REQUIRED WORK → Type again, exactly, the lines below from the start through the line that includes "Notation: λ (x".

RECORDS PROVIDED →
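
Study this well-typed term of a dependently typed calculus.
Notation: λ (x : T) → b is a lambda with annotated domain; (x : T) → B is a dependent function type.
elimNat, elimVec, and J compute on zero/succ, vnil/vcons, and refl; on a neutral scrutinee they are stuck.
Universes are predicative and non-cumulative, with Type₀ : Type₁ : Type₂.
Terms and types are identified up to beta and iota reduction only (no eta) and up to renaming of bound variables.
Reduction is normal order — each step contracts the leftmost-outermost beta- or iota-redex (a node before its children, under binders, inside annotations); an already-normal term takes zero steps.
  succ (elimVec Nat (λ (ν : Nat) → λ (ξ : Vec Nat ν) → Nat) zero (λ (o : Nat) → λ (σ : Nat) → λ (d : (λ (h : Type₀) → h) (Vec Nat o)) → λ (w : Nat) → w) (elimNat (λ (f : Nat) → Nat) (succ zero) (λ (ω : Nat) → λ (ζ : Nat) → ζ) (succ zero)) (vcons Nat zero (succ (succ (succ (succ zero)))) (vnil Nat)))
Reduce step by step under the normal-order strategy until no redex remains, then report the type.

reduction (normal order):
  succ (elimVec Nat (λ (ν : Nat) → λ (ξ : Vec Nat ν) → Nat) zero (λ (o : Nat) → λ (σ : Nat) → λ (d : (λ (h : Type₀) → h) (Vec Nat o)) → λ (w : Nat) → w) (elimNat (λ (f : Nat) → Nat) (succ zero) (λ (ω : Nat) → λ (ζ : Nat) → ζ) (succ zero)) (vcons Nat zero (succ (succ (succ (succ zero)))) (vnil Nat)))
  ~> succ ((λ (ν : Nat) → λ (ξ : Nat) → λ (o : (λ (σ : Type₀) → σ) (Vec Nat ν)) → λ (d : Nat) → d) zero (succ (succ (succ (succ zero)))) (vnil Nat) (elimVec Nat (λ (h : Nat) → λ (w : Vec Nat h) → Nat) zero (λ (f : Nat) → λ (ω : Nat) → λ (ζ : (λ (t : Type₀) → t) (Vec Nat f)) → λ (j : Nat) → j) zero (vnil Nat)))
  ~> succ ((λ (ν : Nat) → λ (ξ : (λ (o : Type₀) → o) (Vec Nat zero)) → λ (σ : Nat) → σ) (succ (succ (succ (succ zero)))) (vnil Nat) (elimVec Nat (λ (d : Nat) → λ (h : Vec Nat d) → Nat) zero (λ (w : Nat) → λ (f : Nat) → λ (ω : (λ (ζ : Type₀) → ζ) (Vec Nat w)) → λ (t : Nat) → t) zero (vnil Nat)))
  ~> succ ((λ (ν : (λ (ξ : Type₀) → ξ) (Vec Nat zero)) → λ (o : Nat) → o) (vnil Nat) (elimVec Nat (λ (σ : Nat) → λ (d : Vec Nat σ) → Nat) zero (λ (h : Nat) → λ (w : Nat) → λ (f : (λ (ω : Type₀) → ω) (Vec Nat h)) → λ (ζ : Nat) → ζ) zero (vnil Nat)))
  ~> succ ((λ (ν : Nat) → ν) (elimVec Nat (λ (ξ : Nat) → λ (o : Vec Nat ξ) → Nat) zero (λ (σ : Nat) → λ (d : Nat) → λ (h : (λ (w : Type₀) → w) (Vec Nat σ)) → λ (f : Nat) → f) zero (vnil Nat)))
  ~> succ (elimVec Nat (λ (ν : Nat) → λ (ξ : Vec Nat ν) → Nat) zero (λ (o : Nat) → λ (σ : Nat) → λ (d : (λ (h : Type₀) → h) (Vec Nat o)) → λ (w : Nat) → w) zero (vnil Nat))
  ~> succ zero
inferred type:
  Nat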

RESPONSE →
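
Study this well-typed term of a dependently typed calculus.
Notation: λ (x : T) → b is a lambda with annotated domain; (x : T) → B is a dependent function type.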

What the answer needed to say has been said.